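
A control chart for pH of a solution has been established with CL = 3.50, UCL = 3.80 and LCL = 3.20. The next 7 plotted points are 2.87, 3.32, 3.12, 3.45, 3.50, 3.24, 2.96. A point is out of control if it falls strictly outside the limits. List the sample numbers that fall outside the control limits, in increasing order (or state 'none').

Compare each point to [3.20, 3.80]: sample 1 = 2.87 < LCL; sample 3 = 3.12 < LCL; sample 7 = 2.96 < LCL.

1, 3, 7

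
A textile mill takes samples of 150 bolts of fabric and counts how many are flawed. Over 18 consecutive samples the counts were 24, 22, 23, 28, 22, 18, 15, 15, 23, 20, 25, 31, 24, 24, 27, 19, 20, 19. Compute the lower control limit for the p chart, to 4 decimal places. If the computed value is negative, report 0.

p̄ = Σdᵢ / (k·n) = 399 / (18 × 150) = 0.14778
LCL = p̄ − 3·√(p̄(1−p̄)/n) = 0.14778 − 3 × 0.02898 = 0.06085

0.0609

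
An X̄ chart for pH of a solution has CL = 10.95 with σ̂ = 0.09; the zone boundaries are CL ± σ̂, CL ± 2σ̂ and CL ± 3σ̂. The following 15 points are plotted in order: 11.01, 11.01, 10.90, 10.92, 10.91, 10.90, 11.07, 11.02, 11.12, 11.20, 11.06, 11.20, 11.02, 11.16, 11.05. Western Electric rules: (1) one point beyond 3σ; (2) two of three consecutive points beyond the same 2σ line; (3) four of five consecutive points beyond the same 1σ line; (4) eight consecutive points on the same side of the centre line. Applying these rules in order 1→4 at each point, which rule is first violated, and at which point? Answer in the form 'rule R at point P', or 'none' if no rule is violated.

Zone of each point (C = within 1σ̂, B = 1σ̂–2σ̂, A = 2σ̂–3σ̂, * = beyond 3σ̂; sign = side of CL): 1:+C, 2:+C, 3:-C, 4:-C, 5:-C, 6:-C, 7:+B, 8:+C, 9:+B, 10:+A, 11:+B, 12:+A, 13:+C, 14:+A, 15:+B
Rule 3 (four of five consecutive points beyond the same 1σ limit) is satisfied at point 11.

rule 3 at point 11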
________________________
#### YOUR OBJECTIVE
Could you reproduce every record exactly as shown above?

#### EXERCISE OUTPUT
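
A control chart for pH of a solution has been established with CL = 3.50, UCL = 3.80 and LCL = 3.20. The next 7 plotted points are 2.87, 3.32, 3.12, 3.45, 3.50, 3.24, 2.96. A point is out of control if it falls strictly outside the limits. List the sample numbers that fall outside the control limits, in increasing order (or state 'none').

Compare each point to [3.20, 3.80]: sample 1 = 2.87 < LCL; sample 3 = 3.12 < LCL; sample 7 = 2.96 < LCL.

1, 3, 7

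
A textile mill takes samples of 150 bolts of fabric and counts how many are flawed. Over 18 consecutive samples the counts were 24, 22, 23, 28, 22, 18, 15, 15, 23, 20, 25, 31, 24, 24, 27, 19, 20, 19. Compute the lower control limit for the p chart, to 4 decimal places. If the computed value is negative, report 0.

p̄ = Σdᵢ / (k·n) = 399 / (18 × 150) = 0.14778
LCL = p̄ − 3·√(p̄(1−p̄)/n) = 0.14778 − 3 × 0.02898 = 0.06085

0.0609

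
An X̄ chart for pH of a solution has CL = 10.95 with σ̂ = 0.09; the zone boundaries are CL ± σ̂, CL ± 2σ̂ and CL ± 3σ̂. The following 15 points are plotted in order: 11.01, 11.01, 10.90, 10.92, 10.91, 10.90, 11.07, 11.02, 11.12, 11.20, 11.06, 11.20, 11.02, 11.16, 11.05. Western Electric rules: (1) one point beyond 3σ; (2) two of three consecutive points beyond the same 2σ line; (3) four of five consecutive points beyond the same 1σ line; (4) eight consecutive points on the same side of the centre line. Applying these rules in order 1→4 at each point, which rule is first violated, and at which point? Answer in the form 'rule R at point P', or 'none' if no rule is violated.

Zone of each point (C = within 1σ̂, B = 1σ̂–2σ̂, A = 2σ̂–3σ̂, * = beyond 3σ̂; sign = side of CL): 1:+C, 2:+C, 3:-C, 4:-C, 5:-C, 6:-C, 7:+B, 8:+C, 9:+B, 10:+A, 11:+B, 12:+A, 13:+C, 14:+A, 15:+B
Rule 3 (four of five consecutive points beyond the same 1σ limit) is satisfied at point 11.

rule 3 at point 11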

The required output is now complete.